[Stored items]
◆ ◆ ◆

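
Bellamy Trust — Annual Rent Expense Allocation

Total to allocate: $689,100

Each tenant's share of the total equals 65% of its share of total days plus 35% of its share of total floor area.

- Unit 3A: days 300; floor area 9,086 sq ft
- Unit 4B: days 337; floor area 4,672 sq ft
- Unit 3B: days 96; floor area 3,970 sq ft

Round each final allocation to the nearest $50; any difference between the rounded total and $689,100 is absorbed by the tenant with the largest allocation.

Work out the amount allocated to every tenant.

Unit 3A: $306,950; Unit 4B: $269,500; Unit 3B: $112,650

Totals — days 733, floor area 17,728.
Blended shares (65% days + 35% floor area): Unit 3A 0.4454; Unit 4B 0.3911; Unit 3B 0.1635.
Pro-rata amounts: Unit 3A 306,934.04; Unit 4B 269,492.30; Unit 3B 112,673.67.
At nearest $50: Unit 3A $306,950; Unit 4B $269,500; Unit 3B $112,650. Sum = $689,100.
Sum already equals the total — no adjustment.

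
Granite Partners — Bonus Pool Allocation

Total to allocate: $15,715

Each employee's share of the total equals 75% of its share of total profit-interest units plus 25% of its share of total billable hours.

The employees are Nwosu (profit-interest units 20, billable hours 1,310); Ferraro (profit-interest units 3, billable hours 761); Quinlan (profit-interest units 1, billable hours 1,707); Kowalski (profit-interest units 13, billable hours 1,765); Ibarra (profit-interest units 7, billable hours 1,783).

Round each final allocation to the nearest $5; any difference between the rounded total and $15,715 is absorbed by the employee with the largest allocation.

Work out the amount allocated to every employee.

Profit-interest units total 44; billable hours total 7,326.
Combined weights (75% profit-interest units + 25% billable hours): Nwosu 0.3856; Ferraro 0.0771; Quinlan 0.0753; Kowalski 0.2818; Ibarra 0.1802.
Unrounded shares: Nwosu 6,059.91; Ferraro 1,211.71; Quinlan 1,183.29; Kowalski 4,428.83; Ibarra 2,831.26.
Rounded to nearest $5: Nwosu $6,060; Ferraro $1,210; Quinlan $1,185; Kowalski $4,430; Ibarra $2,830. Sum = $15,715.
Sum already equals the total — no adjustment.

Nwosu: $6,060 · Ferraro: $1,210 · Quinlan: $1,185 · Kowalski: $4,430 · Ibarra: $2,830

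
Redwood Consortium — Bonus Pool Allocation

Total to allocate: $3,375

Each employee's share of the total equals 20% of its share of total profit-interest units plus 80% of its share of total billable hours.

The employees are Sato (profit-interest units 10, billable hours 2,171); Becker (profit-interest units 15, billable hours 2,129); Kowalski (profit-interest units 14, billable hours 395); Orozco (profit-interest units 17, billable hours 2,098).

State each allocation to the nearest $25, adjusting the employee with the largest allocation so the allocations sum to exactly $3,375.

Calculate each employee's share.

Sato: $975; Becker: $1,025; Kowalski: $325; Orozco: $1,050

Totals — profit-interest units 56, billable hours 6,793.
Blended shares (20% profit-interest units + 80% billable hours): Sato 0.2914; Becker 0.3043; Kowalski 0.0965; Orozco 0.3078.
Proportional shares: Sato 983.44; Becker 1,027.01; Kowalski 325.75; Orozco 1,038.80.
At nearest $25: Sato $975; Becker $1,025; Kowalski $325; Orozco $1,050. Sum = $3,375.
No rounding difference to absorb.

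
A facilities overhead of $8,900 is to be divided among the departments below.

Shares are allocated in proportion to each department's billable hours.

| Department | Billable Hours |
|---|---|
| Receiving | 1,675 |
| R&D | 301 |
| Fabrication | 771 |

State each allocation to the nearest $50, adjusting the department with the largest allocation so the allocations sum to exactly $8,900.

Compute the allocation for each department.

Combined billable hours = 2,747.
Pro-rata amounts: Receiving 1,675/2,747 × $8,900 = 5,426.83; R&D 301/2,747 × $8,900 = 975.21; Fabrication 771/2,747 × $8,900 = 2,497.96.
At nearest $50: Receiving $5,450; R&D $1,000; Fabrication $2,500. Sum = $8,950.
Difference $8,900 − $8,950 = −$50 applied to largest allocation (Receiving): Receiving becomes $5,400.

Receiving: $5,400 | R&D: $1,000 | Fabrication: $2,500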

◆ ◆ ◆

Write out every line from the records above, word for word.

## [SOLUTION TO THIS TASK]
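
Bellamy Trust — Annual Rent Expense Allocation

Total to allocate: $689,100

Each tenant's share of the total equals 65% of its share of total days plus 35% of its share of total floor area.

- Unit 3A: days 300; floor area 9,086 sq ft
- Unit 4B: days 337; floor area 4,672 sq ft
- Unit 3B: days 96; floor area 3,970 sq ft

Round each final allocation to the nearest $50; any difference between the rounded total and $689,100 is absorbed by the tenant with the largest allocation.

Work out the amount allocated to every tenant.

Unit 3A: $306,950; Unit 4B: $269,500; Unit 3B: $112,650

Totals — days 733, floor area 17,728.
Blended shares (65% days + 35% floor area): Unit 3A 0.4454; Unit 4B 0.3911; Unit 3B 0.1635.
Pro-rata amounts: Unit 3A 306,934.04; Unit 4B 269,492.30; Unit 3B 112,673.67.
At nearest $50: Unit 3A $306,950; Unit 4B $269,500; Unit 3B $112,650. Sum = $689,100.
Sum already equals the total — no adjustment.

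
Granite Partners — Bonus Pool Allocation

Total to allocate: $15,715

Each employee's share of the total equals 75% of its share of total profit-interest units plus 25% of its share of total billable hours.

The employees are Nwosu (profit-interest units 20, billable hours 1,310); Ferraro (profit-interest units 3, billable hours 761); Quinlan (profit-interest units 1, billable hours 1,707); Kowalski (profit-interest units 13, billable hours 1,765); Ibarra (profit-interest units 7, billable hours 1,783).

Round each final allocation to the nearest $5; any difference between the rounded total and $15,715 is absorbed by the employee with the largest allocation.

Work out the amount allocated to every employee.

Profit-interest units total 44; billable hours total 7,326.
Combined weights (75% profit-interest units + 25% billable hours): Nwosu 0.3856; Ferraro 0.0771; Quinlan 0.0753; Kowalski 0.2818; Ibarra 0.1802.
Unrounded shares: Nwosu 6,059.91; Ferraro 1,211.71; Quinlan 1,183.29; Kowalski 4,428.83; Ibarra 2,831.26.
Rounded to nearest $5: Nwosu $6,060; Ferraro $1,210; Quinlan $1,185; Kowalski $4,430; Ibarra $2,830. Sum = $15,715.
Sum already equals the total — no adjustment.

Nwosu: $6,060 · Ferraro: $1,210 · Quinlan: $1,185 · Kowalski: $4,430 · Ibarra: $2,830

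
Redwood Consortium — Bonus Pool Allocation

Total to allocate: $3,375

Each employee's share of the total equals 20% of its share of total profit-interest units plus 80% of its share of total billable hours.

The employees are Sato (profit-interest units 10, billable hours 2,171); Becker (profit-interest units 15, billable hours 2,129); Kowalski (profit-interest units 14, billable hours 395); Orozco (profit-interest units 17, billable hours 2,098).

State each allocation to the nearest $25, adjusting the employee with the largest allocation so the allocations sum to exactly $3,375.

Calculate each employee's share.

Sato: $975; Becker: $1,025; Kowalski: $325; Orozco: $1,050

Totals — profit-interest units 56, billable hours 6,793.
Blended shares (20% profit-interest units + 80% billable hours): Sato 0.2914; Becker 0.3043; Kowalski 0.0965; Orozco 0.3078.
Proportional shares: Sato 983.44; Becker 1,027.01; Kowalski 325.75; Orozco 1,038.80.
At nearest $25: Sato $975; Becker $1,025; Kowalski $325; Orozco $1,050. Sum = $3,375.
No rounding difference to absorb.

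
A facilities overhead of $8,900 is to be divided among the departments below.

Shares are allocated in proportion to each department's billable hours.

| Department | Billable Hours |
|---|---|
| Receiving | 1,675 |
| R&D | 301 |
| Fabrication | 771 |

State each allocation to the nearest $50, adjusting the department with the largest allocation so the allocations sum to exactly $8,900.

Compute the allocation for each department.

Combined billable hours = 2,747.
Pro-rata amounts: Receiving 1,675/2,747 × $8,900 = 5,426.83; R&D 301/2,747 × $8,900 = 975.21; Fabrication 771/2,747 × $8,900 = 2,497.96.
At nearest $50: Receiving $5,450; R&D $1,000; Fabrication $2,500. Sum = $8,950.
Difference $8,900 − $8,950 = −$50 applied to largest allocation (Receiving): Receiving becomes $5,400.

Receiving: $5,400 | R&D: $1,000 | Fabrication: $2,500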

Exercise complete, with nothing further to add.